** Opening Records block **

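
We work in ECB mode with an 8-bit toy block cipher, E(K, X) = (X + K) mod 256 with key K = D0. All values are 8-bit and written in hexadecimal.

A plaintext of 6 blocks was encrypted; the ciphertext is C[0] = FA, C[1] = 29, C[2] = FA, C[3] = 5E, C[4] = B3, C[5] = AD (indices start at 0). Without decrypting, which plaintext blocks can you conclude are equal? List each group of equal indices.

P[0] = P[2]

ECB encrypts each block independently with the same key, so equal ciphertext blocks imply equal plaintext blocks.
C[0] = C[2] = FA, so P[0] = P[2].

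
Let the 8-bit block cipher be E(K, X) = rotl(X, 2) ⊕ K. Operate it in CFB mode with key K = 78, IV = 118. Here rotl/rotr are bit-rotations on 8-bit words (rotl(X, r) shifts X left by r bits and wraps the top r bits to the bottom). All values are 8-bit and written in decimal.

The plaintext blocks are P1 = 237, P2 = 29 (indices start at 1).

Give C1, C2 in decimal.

CFB encryption: C_i = P_i ⊕ E(K, C_{i−1}), with C_{0} = IV.
C1: E(K, 118) = 151; 237 ⊕ 151 = 122.
C2: E(K, 122) = 167; 29 ⊕ 167 = 186.

C1 = 122, C2 = 186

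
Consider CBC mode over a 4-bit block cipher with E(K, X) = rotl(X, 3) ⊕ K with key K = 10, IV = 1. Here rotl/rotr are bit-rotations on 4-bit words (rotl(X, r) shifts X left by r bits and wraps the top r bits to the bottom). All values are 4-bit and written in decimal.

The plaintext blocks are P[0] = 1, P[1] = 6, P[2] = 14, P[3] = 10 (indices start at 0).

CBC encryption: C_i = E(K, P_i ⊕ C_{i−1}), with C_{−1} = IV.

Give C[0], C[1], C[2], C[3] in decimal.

C[0]: P[0] ⊕ 1 = 0; E(K, 0) = 10.
C[1]: P[1] ⊕ 10 = 12; E(K, 12) = 12.
C[2]: P[2] ⊕ 12 = 2; E(K, 2) = 11.
C[3]: P[3] ⊕ 11 = 1; E(K, 1) = 2.

C[0] = 10, C[1] = 12, C[2] = 11, C[3] = 2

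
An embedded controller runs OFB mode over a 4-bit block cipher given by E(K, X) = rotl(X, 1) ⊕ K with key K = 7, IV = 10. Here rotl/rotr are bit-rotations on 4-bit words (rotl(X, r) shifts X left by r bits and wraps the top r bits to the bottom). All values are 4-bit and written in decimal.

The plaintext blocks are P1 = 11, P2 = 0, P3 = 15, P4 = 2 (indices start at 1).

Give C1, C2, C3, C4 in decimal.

C1 = 9, C2 = 3, C3 = 14, C4 = 7

OFB encryption: S_i = E(K, S_{i−1}) with S_{0} = IV; C_i = P_i ⊕ S_i.
C1: S = E(K, 10) = 2; 11 ⊕ 2 = 9.
C2: S = E(K, 2) = 3; 0 ⊕ 3 = 3.
C3: S = E(K, 3) = 1; 15 ⊕ 1 = 14.
C4: S = E(K, 1) = 5; 2 ⊕ 5 = 7.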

** Closing Records block **

• _Task instructions_
Reproduce the material while keeping each line exactly as it was written.

• _The completed task_
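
We work in ECB mode with an 8-bit toy block cipher, E(K, X) = (X + K) mod 256 with key K = D0. All values are 8-bit and written in hexadecimal.

A plaintext of 6 blocks was encrypted; the ciphertext is C[0] = FA, C[1] = 29, C[2] = FA, C[3] = 5E, C[4] = B3, C[5] = AD (indices start at 0). Without decrypting, which plaintext blocks can you conclude are equal? List each group of equal indices.

P[0] = P[2]

ECB encrypts each block independently with the same key, so equal ciphertext blocks imply equal plaintext blocks.
C[0] = C[2] = FA, so P[0] = P[2].

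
Let the 8-bit block cipher be E(K, X) = rotl(X, 2) ⊕ K. Operate it in CFB mode with key K = 78, IV = 118. Here rotl/rotr are bit-rotations on 8-bit words (rotl(X, r) shifts X left by r bits and wraps the top r bits to the bottom). All values are 8-bit and written in decimal.

The plaintext blocks are P1 = 237, P2 = 29 (indices start at 1).

Give C1, C2 in decimal.

CFB encryption: C_i = P_i ⊕ E(K, C_{i−1}), with C_{0} = IV.
C1: E(K, 118) = 151; 237 ⊕ 151 = 122.
C2: E(K, 122) = 167; 29 ⊕ 167 = 186.

C1 = 122, C2 = 186

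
Consider CBC mode over a 4-bit block cipher with E(K, X) = rotl(X, 3) ⊕ K with key K = 10, IV = 1. Here rotl/rotr are bit-rotations on 4-bit words (rotl(X, r) shifts X left by r bits and wraps the top r bits to the bottom). All values are 4-bit and written in decimal.

The plaintext blocks are P[0] = 1, P[1] = 6, P[2] = 14, P[3] = 10 (indices start at 0).

CBC encryption: C_i = E(K, P_i ⊕ C_{i−1}), with C_{−1} = IV.

Give C[0], C[1], C[2], C[3] in decimal.

C[0]: P[0] ⊕ 1 = 0; E(K, 0) = 10.
C[1]: P[1] ⊕ 10 = 12; E(K, 12) = 12.
C[2]: P[2] ⊕ 12 = 2; E(K, 2) = 11.
C[3]: P[3] ⊕ 11 = 1; E(K, 1) = 2.

C[0] = 10, C[1] = 12, C[2] = 11, C[3] = 2

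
An embedded controller runs OFB mode over a 4-bit block cipher given by E(K, X) = rotl(X, 1) ⊕ K with key K = 7, IV = 10. Here rotl/rotr are bit-rotations on 4-bit words (rotl(X, r) shifts X left by r bits and wraps the top r bits to the bottom). All values are 4-bit and written in decimal.

The plaintext blocks are P1 = 11, P2 = 0, P3 = 15, P4 = 2 (indices start at 1).

Give C1, C2, C3, C4 in decimal.

C1 = 9, C2 = 3, C3 = 14, C4 = 7

OFB encryption: S_i = E(K, S_{i−1}) with S_{0} = IV; C_i = P_i ⊕ S_i.
C1: S = E(K, 10) = 2; 11 ⊕ 2 = 9.
C2: S = E(K, 2) = 3; 0 ⊕ 3 = 3.
C3: S = E(K, 3) = 1; 15 ⊕ 1 = 14.
C4: S = E(K, 1) = 5; 2 ⊕ 5 = 7.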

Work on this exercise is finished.